### Action item
The lines to find are those in the entries that hold the word "square"; copy every one of them.

### Exercise materials
■ ■ ■ ■

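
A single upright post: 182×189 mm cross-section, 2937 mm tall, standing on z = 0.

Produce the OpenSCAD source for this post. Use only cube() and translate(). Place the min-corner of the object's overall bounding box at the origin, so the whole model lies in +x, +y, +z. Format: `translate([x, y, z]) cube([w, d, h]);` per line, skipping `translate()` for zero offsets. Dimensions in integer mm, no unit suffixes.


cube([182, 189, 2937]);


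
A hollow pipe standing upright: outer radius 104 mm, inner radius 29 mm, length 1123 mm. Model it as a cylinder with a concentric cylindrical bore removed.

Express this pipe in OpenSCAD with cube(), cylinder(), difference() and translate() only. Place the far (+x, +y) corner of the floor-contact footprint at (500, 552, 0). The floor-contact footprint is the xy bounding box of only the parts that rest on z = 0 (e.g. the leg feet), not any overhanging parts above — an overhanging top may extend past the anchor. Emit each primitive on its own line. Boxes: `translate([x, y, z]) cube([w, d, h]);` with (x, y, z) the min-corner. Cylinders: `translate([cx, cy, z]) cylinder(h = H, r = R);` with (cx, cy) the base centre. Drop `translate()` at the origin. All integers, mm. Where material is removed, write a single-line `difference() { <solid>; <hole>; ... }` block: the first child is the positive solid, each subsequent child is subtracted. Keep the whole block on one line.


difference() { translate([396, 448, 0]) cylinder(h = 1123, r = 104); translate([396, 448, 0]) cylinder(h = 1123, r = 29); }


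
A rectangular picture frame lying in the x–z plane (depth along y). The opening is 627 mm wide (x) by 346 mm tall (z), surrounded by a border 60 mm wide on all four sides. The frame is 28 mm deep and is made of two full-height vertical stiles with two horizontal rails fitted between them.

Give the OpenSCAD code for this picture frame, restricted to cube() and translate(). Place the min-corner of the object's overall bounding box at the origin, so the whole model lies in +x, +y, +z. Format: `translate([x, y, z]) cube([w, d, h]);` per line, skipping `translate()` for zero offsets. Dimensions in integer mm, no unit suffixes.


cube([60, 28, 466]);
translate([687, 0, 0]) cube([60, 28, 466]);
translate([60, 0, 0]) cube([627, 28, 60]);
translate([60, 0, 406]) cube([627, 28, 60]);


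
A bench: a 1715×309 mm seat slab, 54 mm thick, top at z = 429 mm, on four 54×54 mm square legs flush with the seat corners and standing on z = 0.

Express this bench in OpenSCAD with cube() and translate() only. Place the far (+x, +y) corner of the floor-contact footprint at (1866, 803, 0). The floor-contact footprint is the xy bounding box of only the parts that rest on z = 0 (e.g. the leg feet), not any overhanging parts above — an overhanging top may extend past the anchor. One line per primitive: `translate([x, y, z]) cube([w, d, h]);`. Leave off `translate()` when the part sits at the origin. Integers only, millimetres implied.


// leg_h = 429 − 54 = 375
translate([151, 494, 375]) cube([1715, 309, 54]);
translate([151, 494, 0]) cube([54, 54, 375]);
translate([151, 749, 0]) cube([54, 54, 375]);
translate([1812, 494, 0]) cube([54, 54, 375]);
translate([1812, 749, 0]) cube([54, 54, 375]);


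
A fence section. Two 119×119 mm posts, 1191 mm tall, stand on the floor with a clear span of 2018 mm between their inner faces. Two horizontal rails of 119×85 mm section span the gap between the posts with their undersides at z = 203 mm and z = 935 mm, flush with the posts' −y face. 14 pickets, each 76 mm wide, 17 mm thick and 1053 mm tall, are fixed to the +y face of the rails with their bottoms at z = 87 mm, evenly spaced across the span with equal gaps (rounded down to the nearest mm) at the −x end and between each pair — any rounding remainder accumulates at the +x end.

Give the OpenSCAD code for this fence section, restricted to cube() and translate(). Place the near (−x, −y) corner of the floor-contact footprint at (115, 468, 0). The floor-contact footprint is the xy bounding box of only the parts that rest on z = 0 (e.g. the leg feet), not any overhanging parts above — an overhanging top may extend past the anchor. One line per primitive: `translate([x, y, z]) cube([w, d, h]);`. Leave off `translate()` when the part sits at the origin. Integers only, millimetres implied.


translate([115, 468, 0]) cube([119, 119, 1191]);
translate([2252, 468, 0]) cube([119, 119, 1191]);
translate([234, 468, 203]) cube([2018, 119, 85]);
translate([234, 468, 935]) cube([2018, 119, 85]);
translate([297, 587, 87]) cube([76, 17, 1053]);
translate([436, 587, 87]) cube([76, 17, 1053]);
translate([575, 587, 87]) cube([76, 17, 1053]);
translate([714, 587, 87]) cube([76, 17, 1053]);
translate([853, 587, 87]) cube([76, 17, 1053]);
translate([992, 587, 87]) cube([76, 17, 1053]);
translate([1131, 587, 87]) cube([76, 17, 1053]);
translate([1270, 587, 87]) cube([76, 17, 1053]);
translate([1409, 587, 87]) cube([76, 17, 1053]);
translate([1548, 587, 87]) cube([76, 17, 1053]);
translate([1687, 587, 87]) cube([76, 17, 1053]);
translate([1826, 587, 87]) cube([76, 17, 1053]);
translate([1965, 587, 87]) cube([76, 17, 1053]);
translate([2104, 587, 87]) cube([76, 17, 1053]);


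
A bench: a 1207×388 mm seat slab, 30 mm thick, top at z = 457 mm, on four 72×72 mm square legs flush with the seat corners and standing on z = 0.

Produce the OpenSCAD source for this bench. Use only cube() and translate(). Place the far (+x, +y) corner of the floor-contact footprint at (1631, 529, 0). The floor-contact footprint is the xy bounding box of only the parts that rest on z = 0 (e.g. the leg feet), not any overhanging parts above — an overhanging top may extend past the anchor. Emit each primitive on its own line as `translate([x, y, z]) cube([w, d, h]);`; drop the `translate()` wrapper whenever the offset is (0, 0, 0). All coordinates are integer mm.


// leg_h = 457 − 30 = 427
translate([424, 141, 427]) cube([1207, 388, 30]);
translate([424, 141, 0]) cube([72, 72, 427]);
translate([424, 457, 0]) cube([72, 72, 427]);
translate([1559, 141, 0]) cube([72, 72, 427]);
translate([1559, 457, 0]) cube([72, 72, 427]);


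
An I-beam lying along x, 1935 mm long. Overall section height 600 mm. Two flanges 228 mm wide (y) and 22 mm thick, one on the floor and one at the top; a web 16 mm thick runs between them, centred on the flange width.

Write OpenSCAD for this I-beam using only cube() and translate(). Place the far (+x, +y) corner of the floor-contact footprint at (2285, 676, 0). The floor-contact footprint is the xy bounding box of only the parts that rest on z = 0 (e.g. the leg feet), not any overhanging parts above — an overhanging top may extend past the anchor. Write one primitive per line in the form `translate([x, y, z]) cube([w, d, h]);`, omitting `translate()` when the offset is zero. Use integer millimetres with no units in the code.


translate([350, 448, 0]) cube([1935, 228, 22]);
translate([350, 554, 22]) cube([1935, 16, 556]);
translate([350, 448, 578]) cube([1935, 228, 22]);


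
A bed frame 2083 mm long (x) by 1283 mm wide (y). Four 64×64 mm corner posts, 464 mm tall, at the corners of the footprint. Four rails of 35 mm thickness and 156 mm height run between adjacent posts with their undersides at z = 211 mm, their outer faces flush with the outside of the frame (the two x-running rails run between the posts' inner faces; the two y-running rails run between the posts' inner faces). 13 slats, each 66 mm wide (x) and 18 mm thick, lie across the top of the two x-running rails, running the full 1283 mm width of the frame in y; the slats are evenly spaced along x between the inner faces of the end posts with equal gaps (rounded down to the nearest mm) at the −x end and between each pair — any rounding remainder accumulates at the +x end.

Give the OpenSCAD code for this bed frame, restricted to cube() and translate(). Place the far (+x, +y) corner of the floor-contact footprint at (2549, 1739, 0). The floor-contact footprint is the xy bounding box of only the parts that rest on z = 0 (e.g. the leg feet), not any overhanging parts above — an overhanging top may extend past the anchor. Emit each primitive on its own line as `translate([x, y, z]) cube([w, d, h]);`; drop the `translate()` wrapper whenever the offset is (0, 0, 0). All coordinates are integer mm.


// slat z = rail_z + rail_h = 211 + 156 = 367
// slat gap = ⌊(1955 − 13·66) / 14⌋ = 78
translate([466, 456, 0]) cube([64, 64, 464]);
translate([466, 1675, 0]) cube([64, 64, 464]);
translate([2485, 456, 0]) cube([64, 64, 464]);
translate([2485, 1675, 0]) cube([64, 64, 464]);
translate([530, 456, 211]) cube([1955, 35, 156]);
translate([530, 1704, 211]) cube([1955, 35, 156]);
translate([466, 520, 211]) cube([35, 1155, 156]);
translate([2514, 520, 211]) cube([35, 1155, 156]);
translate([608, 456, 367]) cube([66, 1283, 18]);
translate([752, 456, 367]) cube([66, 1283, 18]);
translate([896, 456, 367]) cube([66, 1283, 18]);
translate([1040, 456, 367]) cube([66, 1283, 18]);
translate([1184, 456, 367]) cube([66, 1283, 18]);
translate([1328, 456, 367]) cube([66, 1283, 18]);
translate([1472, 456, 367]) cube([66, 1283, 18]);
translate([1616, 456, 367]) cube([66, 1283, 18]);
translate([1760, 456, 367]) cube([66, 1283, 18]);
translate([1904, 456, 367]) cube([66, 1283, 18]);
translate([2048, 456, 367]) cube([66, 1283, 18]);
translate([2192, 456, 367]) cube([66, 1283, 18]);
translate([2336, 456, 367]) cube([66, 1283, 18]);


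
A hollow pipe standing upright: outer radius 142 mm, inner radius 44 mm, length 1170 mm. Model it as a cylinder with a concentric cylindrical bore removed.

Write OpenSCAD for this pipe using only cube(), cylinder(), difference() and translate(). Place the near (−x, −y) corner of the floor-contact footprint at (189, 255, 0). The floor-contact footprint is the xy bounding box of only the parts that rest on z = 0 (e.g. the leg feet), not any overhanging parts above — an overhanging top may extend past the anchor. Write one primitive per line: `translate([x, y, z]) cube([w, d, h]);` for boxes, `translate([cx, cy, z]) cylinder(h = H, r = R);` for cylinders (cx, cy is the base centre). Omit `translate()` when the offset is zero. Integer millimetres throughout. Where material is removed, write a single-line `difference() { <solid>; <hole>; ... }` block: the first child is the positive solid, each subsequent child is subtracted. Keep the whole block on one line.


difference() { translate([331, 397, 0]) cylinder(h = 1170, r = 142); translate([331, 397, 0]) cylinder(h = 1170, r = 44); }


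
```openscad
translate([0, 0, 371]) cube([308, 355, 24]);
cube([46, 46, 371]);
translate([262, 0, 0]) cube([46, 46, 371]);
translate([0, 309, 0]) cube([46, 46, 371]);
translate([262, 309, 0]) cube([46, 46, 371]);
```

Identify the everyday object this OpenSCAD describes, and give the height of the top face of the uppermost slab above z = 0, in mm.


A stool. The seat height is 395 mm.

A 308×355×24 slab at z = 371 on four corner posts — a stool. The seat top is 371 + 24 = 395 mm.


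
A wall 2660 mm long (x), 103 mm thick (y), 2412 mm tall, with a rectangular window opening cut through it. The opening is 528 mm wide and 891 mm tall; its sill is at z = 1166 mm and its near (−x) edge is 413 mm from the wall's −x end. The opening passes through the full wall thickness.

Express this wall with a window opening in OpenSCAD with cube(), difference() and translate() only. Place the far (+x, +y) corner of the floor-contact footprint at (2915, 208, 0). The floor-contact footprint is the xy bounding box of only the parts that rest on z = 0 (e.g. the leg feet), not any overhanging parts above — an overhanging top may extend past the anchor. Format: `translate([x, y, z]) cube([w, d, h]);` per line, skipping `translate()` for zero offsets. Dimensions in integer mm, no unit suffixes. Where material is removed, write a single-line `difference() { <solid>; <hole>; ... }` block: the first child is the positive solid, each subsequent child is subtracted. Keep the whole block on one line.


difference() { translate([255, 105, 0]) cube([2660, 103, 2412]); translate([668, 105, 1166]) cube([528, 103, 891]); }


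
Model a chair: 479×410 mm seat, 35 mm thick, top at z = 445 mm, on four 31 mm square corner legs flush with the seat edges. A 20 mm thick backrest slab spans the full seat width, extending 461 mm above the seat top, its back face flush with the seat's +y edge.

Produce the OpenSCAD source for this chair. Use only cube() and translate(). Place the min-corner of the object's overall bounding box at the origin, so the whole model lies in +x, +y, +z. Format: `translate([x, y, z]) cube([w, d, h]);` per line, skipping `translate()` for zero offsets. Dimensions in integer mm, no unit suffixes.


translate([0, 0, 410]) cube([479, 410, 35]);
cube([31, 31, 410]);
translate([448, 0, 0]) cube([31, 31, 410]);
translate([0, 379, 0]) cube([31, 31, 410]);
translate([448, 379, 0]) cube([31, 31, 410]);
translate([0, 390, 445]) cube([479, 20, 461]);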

■ ■ ■ ■

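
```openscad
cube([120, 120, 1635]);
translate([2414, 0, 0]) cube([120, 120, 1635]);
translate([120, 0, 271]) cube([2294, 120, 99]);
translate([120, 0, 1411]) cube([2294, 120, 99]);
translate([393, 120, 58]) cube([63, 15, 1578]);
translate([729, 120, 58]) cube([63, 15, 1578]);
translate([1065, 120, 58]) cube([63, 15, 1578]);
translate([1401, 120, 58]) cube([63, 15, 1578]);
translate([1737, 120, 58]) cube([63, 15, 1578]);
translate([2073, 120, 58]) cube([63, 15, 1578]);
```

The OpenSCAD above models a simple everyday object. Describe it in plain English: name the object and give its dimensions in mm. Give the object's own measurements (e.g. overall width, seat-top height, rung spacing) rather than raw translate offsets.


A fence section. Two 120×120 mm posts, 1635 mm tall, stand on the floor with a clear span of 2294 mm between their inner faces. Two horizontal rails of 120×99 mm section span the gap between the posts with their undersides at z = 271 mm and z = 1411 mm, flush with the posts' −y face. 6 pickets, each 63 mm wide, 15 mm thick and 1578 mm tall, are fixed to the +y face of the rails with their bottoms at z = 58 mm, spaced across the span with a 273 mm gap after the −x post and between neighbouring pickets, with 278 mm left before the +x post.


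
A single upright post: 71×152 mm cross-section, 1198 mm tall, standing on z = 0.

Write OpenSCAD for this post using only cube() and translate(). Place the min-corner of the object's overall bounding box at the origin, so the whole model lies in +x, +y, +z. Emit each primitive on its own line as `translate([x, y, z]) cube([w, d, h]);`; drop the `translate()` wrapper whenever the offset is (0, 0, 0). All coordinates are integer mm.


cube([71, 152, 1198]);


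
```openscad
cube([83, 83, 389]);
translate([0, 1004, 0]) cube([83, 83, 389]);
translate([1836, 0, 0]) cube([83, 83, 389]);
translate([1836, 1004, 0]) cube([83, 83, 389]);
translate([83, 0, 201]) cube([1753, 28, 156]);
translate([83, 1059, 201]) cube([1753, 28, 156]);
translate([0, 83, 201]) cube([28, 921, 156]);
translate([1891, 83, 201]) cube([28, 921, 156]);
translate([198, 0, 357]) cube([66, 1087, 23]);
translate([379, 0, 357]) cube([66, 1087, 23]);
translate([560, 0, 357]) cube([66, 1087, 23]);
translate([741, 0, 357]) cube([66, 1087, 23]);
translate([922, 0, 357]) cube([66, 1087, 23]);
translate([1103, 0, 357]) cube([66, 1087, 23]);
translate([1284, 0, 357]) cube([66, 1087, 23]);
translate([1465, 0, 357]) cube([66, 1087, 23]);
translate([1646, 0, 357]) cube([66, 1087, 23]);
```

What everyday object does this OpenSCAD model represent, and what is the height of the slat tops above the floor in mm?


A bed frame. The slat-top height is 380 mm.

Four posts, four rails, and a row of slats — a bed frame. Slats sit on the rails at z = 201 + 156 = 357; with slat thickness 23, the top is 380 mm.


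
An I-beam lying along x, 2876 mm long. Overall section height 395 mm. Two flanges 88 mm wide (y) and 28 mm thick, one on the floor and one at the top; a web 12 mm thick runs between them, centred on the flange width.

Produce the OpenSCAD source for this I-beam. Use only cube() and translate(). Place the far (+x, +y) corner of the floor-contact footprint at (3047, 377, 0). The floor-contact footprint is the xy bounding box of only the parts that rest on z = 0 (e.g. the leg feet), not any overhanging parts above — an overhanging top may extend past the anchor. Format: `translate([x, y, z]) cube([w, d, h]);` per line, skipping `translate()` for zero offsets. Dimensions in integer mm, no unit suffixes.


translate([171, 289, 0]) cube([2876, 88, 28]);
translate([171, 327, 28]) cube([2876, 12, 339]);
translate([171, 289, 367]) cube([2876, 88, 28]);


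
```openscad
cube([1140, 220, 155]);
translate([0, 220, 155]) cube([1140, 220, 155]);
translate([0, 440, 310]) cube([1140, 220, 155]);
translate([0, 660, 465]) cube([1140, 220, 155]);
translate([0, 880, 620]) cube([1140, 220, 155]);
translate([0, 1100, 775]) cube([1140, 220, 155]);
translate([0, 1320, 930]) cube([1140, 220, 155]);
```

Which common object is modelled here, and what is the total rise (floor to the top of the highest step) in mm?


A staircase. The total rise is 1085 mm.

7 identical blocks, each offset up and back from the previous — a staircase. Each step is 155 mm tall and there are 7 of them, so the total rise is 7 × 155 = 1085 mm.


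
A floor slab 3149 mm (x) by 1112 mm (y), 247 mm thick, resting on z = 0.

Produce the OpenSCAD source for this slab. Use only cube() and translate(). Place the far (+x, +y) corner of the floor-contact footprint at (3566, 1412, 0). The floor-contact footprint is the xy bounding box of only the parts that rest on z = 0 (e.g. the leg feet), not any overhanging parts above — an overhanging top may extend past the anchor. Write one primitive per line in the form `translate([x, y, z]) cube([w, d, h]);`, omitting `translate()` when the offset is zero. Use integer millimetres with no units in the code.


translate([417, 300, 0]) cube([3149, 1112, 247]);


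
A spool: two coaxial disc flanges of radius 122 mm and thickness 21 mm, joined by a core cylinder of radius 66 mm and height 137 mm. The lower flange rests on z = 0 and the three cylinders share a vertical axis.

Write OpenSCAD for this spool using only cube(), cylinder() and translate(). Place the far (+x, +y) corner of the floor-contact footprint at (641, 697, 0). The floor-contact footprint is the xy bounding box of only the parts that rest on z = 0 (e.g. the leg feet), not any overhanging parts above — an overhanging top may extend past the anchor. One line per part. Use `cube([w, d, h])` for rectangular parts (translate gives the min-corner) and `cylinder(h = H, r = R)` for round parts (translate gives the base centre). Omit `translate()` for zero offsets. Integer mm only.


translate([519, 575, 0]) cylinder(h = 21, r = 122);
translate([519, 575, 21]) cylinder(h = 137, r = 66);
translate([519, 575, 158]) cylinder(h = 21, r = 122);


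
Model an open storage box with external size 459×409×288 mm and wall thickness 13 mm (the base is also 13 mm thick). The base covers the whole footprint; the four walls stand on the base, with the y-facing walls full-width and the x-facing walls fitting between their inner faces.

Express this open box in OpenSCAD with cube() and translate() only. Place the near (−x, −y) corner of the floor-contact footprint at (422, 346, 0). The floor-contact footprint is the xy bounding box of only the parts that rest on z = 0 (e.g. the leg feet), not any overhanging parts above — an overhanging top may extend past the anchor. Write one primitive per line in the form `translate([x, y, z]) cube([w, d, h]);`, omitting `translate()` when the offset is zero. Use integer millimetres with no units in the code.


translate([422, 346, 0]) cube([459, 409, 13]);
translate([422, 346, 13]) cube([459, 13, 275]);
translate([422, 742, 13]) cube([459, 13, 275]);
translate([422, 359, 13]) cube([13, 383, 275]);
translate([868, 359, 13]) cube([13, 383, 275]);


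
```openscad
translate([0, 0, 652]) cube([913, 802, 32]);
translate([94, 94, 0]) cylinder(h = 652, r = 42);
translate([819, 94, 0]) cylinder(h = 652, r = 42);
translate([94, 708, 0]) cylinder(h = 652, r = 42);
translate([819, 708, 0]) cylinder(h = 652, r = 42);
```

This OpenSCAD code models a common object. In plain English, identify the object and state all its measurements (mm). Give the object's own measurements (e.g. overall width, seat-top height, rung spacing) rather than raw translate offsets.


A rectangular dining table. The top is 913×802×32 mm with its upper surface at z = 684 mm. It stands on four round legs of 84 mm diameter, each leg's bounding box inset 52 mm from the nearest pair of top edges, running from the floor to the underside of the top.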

■ ■ ■ ■

### Output of the exercise
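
A bench: a 1715×309 mm seat slab, 54 mm thick, top at z = 429 mm, on four 54×54 mm square legs flush with the seat corners and standing on z = 0.
A bench: a 1207×388 mm seat slab, 30 mm thick, top at z = 457 mm, on four 72×72 mm square legs flush with the seat corners and standing on z = 0.
Model a chair: 479×410 mm seat, 35 mm thick, top at z = 445 mm, on four 31 mm square corner legs flush with the seat edges. A 20 mm thick backrest slab spans the full seat width, extending 461 mm above the seat top, its back face flush with the seat's +y edge.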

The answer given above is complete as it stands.